**Instructions for the task**
Print the data below exactly, but only the lines from the one containing "Day 3: 25 calls, 7 returns" down to the one containing "Day 2: 23 pies, 3 loaves, 18 rolls", inclusive.

(Beginning of Material for this task)

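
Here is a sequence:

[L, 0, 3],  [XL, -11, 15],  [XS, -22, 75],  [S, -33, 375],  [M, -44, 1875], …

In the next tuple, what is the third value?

Third value — ×5 each step: 3, 15, 75, 375, 1875 → 9375.

9375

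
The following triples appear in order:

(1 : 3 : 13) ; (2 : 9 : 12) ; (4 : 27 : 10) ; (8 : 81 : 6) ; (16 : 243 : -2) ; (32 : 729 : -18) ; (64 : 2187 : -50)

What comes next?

First value: ×2 each step, so 1, 2, 4, 8, 16, 32, 64 → 128.
Second value: ×3 each step; 3, 9, 27, 81, 243, 729, 2187 → 6561.
For the third value, together with the first value always sums to 14: 13, 12, 10, 6, -2, -18, -50 → -114.
Putting it together: (128 : 6561 : -114).

(128 : 6561 : -114)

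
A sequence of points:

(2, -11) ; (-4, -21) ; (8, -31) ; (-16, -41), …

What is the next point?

(32, -51)

First slot goes 2, -4, 8, -16 → 32 (×(-2) each step).
Second slot: −10 each step; -11, -21, -31, -41 → -51.
Putting it together: (32, -51).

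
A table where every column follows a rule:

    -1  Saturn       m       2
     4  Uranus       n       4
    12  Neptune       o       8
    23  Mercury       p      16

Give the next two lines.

37  Venus  q  32; 54  Earth  r  64

First component goes -1, 4, 12, 23 → 37 → 54 (differences are 5, 8, 11, … (increasing by 3 each time)).
Planet: runs through the planets Mercury→Neptune; Saturn, Uranus, Neptune, Mercury → Venus → Earth.
Letter goes m, n, o, p → q → r (letters move forward 1 place in the alphabet).
Fourth component: ×2 each step, so 2, 4, 8, 16 → 32 → 64.
Putting the parts together: 37  Venus  q  32 and then 54  Earth  r  64.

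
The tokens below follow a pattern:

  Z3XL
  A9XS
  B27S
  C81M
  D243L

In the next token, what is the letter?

E

Letter goes Z, A, B, C, D → E (letters move forward 1 place in the alphabet, wrapping Z→A).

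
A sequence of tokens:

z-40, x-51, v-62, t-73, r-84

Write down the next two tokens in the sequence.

p-95 then n-106

Letter: z, x, v, t, r → p → n (letters move back 2 places in the alphabet).
Second component: +11 each step; 40, 51, 62, 73, 84 → 95 → 106.
Putting the parts together: p-95 and then n-106.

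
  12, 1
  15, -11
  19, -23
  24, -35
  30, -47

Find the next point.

37, -59

First entry: differences are 3, 4, 5, … (increasing by 1 each time), so 12, 15, 19, 24, 30 → 37.
Second entry goes 1, -11, -23, -35, -47 → -59 (−12 each step).
So the next point is 37, -59.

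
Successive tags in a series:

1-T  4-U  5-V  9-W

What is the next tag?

14-X

First component — each term is the sum of the two before it: 1, 4, 5, 9 → 14.
Letter goes T, U, V, W → X (letters move forward 1 place in the alphabet).
So the next tag is 14-X.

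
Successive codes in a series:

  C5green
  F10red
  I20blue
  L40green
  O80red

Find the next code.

R160blue

Letter: letters move forward 3 places in the alphabet, so C, F, I, L, O → R.
Second component: ×2 each step; 5, 10, 20, 40, 80 → 160.
Colour: green, red, blue, green, red → blue (repeats green → red → blue).
Putting it together: R160blue.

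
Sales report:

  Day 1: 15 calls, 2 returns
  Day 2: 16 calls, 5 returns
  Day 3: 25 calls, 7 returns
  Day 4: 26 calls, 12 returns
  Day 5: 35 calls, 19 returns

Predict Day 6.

Calls — alternating steps +1, +9, +1, +9, …: 15, 16, 25, 26, 35 → 36.
Returns: each term is the sum of the two before it, so 2, 5, 7, 12, 19 → 31.
Combining the parts gives 36 calls, 31 returns.

36 calls, 31 returns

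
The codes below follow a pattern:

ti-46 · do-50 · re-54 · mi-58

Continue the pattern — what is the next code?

Note — runs through the solfège scale do→ti: ti, do, re, mi → fa.
Second component: +4 each step, so 46, 50, 54, 58 → 62.
Combining the parts gives fa-62.

fa-62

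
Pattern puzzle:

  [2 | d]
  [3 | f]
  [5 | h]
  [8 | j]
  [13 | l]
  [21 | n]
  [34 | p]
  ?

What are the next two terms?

First value: 2, 3, 5, 8, 13, 21, 34 → 55 → 89 (each term is the sum of the two before it).
Letter: letters move forward 2 places in the alphabet, so d, f, h, j, l, n, p → r → t.
Putting the parts together: [55 | r] and then [89 | t].

[55 | r], [89 | t]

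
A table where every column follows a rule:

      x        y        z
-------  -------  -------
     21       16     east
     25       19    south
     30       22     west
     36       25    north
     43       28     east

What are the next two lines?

51  31  south; 60  34  west

Column x: 21, 25, 30, 36, 43 → 51 → 60 (differences are 4, 5, 6, … (increasing by 1 each time)).
Column y: +3 each step; 16, 19, 22, 25, 28 → 31 → 34.
Column z: repeats east → south → west → north, so east, south, west, north, east → south → west.
Putting the parts together: 51  31  south and then 60  34  west.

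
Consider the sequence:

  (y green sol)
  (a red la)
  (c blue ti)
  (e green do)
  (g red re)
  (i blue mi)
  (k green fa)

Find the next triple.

Letter — letters move forward 2 places in the alphabet, wrapping Z→A: y, a, c, e, g, i, k → m.
Colour: repeats green → red → blue, so green, red, blue, green, red, blue, green → red.
For the note, runs through the solfège scale do→ti: sol, la, ti, do, re, mi, fa → sol.
Putting it together: (m red sol).

(m red sol)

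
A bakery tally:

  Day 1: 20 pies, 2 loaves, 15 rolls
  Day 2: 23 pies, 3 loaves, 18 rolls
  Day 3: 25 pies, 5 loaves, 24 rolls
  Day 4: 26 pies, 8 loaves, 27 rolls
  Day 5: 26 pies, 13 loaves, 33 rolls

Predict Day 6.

25 pies, 21 loaves, 36 rolls

Pies: 20, 23, 25, 26, 26 → 25 (differences are 3, 2, 1, … (decreasing by 1 each time)).
Loaves — each term is the sum of the two before it: 2, 3, 5, 8, 13 → 21.
Rolls — alternating steps +3, +6, +3, +6, …: 15, 18, 24, 27, 33 → 36.
Putting it together: 25 pies, 21 loaves, 36 rolls.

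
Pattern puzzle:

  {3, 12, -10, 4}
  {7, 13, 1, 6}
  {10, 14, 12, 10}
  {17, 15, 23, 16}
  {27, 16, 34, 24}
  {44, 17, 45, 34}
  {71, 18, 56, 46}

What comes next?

{115, 19, 67, 60}

First entry: each term is the sum of the two before it; 3, 7, 10, 17, 27, 44, 71 → 115.
For the second entry, +1 each step: 12, 13, 14, 15, 16, 17, 18 → 19.
Third entry: -10, 1, 12, 23, 34, 45, 56 → 67 (+11 each step).
Fourth entry goes 4, 6, 10, 16, 24, 34, 46 → 60 (differences are 2, 4, 6, … (increasing by 2 each time)).
Putting it together: {115, 19, 67, 60}.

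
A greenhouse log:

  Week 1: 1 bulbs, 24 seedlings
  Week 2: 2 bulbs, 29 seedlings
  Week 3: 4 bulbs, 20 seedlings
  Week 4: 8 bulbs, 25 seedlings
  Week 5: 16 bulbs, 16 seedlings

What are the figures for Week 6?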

(End of Material for this task)

**Exercise output**
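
  Day 3: 25 calls, 7 returns
  Day 4: 26 calls, 12 returns
  Day 5: 35 calls, 19 returns

Predict Day 6.

Calls — alternating steps +1, +9, +1, +9, …: 15, 16, 25, 26, 35 → 36.
Returns: each term is the sum of the two before it, so 2, 5, 7, 12, 19 → 31.
Combining the parts gives 36 calls, 31 returns.

36 calls, 31 returns

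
The codes below follow a pattern:

ti-46 · do-50 · re-54 · mi-58

Continue the pattern — what is the next code?

Note — runs through the solfège scale do→ti: ti, do, re, mi → fa.
Second component: +4 each step, so 46, 50, 54, 58 → 62.
Combining the parts gives fa-62.

fa-62

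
Pattern puzzle:

  [2 | d]
  [3 | f]
  [5 | h]
  [8 | j]
  [13 | l]
  [21 | n]
  [34 | p]
  ?

What are the next two terms?

First value: 2, 3, 5, 8, 13, 21, 34 → 55 → 89 (each term is the sum of the two before it).
Letter: letters move forward 2 places in the alphabet, so d, f, h, j, l, n, p → r → t.
Putting the parts together: [55 | r] and then [89 | t].

[55 | r], [89 | t]

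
A table where every column follows a rule:

      x        y        z
-------  -------  -------
     21       16     east
     25       19    south
     30       22     west
     36       25    north
     43       28     east

What are the next two lines?

51  31  south; 60  34  west

Column x: 21, 25, 30, 36, 43 → 51 → 60 (differences are 4, 5, 6, … (increasing by 1 each time)).
Column y: +3 each step; 16, 19, 22, 25, 28 → 31 → 34.
Column z: repeats east → south → west → north, so east, south, west, north, east → south → west.
Putting the parts together: 51  31  south and then 60  34  west.

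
Consider the sequence:

  (y green sol)
  (a red la)
  (c blue ti)
  (e green do)
  (g red re)
  (i blue mi)
  (k green fa)

Find the next triple.

Letter — letters move forward 2 places in the alphabet, wrapping Z→A: y, a, c, e, g, i, k → m.
Colour: repeats green → red → blue, so green, red, blue, green, red, blue, green → red.
For the note, runs through the solfège scale do→ti: sol, la, ti, do, re, mi, fa → sol.
Putting it together: (m red sol).

(m red sol)

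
A bakery tally:

  Day 1: 20 pies, 2 loaves, 15 rolls
  Day 2: 23 pies, 3 loaves, 18 rolls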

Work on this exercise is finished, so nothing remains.